Your job is to report every line of the entries that has "sqrt".

GIVEN DATA:

-=-=-

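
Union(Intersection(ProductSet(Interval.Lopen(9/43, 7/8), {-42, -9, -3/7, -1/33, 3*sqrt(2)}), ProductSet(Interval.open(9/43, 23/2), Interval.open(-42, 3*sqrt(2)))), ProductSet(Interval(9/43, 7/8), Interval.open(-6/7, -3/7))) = Union(ProductSet(Interval(9/43, 7/8), Interval.open(-6/7, -3/7)), ProductSet(Interval.Lopen(9/43, 7/8), {-9, -3/7, -1/33}))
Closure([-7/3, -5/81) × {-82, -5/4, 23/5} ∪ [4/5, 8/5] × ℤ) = ([4/5, 8/5] × ℤ) ∪ ([-7/3, -5/81] × {-82, -5/4, 23/5})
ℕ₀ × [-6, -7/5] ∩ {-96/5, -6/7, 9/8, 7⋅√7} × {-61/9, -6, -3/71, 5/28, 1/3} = ∅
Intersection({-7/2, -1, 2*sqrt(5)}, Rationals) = {-7/2, -1}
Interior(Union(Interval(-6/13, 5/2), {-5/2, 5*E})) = Interval.open(-6/13, 5/2)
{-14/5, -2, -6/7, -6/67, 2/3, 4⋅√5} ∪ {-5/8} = {-14/5, -2, -6/7, -5/8, -6/67, 2/3, 4⋅√5}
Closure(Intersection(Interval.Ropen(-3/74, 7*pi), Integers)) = Range(0, 22, 1)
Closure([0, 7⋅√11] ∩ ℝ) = [0, 7⋅√11]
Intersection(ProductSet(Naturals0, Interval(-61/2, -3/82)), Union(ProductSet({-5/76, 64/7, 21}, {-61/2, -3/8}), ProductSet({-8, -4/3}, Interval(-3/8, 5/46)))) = ProductSet({21}, {-61/2, -3/8})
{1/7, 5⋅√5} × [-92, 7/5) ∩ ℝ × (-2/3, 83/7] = {1/7, 5⋅√5} × (-2/3, 7/5)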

-=-=-

EXPECTED ANSWER:
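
Union(Intersection(ProductSet(Interval.Lopen(9/43, 7/8), {-42, -9, -3/7, -1/33, 3*sqrt(2)}), ProductSet(Interval.open(9/43, 23/2), Interval.open(-42, 3*sqrt(2)))), ProductSet(Interval(9/43, 7/8), Interval.open(-6/7, -3/7))) = Union(ProductSet(Interval(9/43, 7/8), Interval.open(-6/7, -3/7)), ProductSet(Interval.Lopen(9/43, 7/8), {-9, -3/7, -1/33}))
Intersection({-7/2, -1, 2*sqrt(5)}, Rationals) = {-7/2, -1}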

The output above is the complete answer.